(Data excerpts Opens)
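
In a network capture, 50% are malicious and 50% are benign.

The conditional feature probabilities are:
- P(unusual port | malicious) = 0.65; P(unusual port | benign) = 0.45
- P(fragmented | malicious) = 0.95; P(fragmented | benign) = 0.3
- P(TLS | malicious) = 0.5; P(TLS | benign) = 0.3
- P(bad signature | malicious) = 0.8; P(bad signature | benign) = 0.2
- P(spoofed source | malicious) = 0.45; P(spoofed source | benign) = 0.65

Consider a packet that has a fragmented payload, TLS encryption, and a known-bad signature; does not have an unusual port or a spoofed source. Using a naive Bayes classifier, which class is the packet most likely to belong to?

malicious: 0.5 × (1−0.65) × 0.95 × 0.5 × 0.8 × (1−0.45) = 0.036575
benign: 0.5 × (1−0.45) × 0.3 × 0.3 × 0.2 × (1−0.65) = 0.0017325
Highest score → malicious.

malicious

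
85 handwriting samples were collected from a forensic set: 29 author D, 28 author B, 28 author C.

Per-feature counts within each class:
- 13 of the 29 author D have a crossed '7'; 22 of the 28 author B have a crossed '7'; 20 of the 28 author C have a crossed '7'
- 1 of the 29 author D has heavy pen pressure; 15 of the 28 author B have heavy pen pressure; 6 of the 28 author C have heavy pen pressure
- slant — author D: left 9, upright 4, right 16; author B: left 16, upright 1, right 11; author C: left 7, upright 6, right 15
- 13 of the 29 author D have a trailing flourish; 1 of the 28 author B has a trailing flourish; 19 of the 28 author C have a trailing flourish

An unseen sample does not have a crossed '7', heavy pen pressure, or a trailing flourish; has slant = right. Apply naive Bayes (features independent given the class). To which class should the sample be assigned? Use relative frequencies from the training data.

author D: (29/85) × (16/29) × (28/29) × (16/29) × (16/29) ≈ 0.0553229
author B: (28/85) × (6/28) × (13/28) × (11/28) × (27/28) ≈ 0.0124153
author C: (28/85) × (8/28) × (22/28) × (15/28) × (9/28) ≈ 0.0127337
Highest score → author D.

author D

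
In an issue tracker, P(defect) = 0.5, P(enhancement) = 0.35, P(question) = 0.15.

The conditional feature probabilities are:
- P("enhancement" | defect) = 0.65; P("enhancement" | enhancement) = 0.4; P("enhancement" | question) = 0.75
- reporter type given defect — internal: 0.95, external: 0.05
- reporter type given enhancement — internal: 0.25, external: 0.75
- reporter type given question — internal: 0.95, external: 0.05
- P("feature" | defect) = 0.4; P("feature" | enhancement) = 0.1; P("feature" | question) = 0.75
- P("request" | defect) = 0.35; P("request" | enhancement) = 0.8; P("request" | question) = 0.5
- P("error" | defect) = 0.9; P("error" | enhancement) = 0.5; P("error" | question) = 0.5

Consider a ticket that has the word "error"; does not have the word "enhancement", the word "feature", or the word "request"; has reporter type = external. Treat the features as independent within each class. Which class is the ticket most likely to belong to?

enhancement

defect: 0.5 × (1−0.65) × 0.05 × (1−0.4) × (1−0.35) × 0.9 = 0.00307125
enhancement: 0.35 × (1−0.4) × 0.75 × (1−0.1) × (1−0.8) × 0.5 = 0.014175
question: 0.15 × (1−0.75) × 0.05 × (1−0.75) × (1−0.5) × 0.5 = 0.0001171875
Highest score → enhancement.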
(Data excerpts Closes)
Action item >>
Read through the entries and copy each line in which "internal" appears.

Answer >>
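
- reporter type given defect — internal: 0.95, external: 0.05
- reporter type given enhancement — internal: 0.25, external: 0.75
- reporter type given question — internal: 0.95, external: 0.05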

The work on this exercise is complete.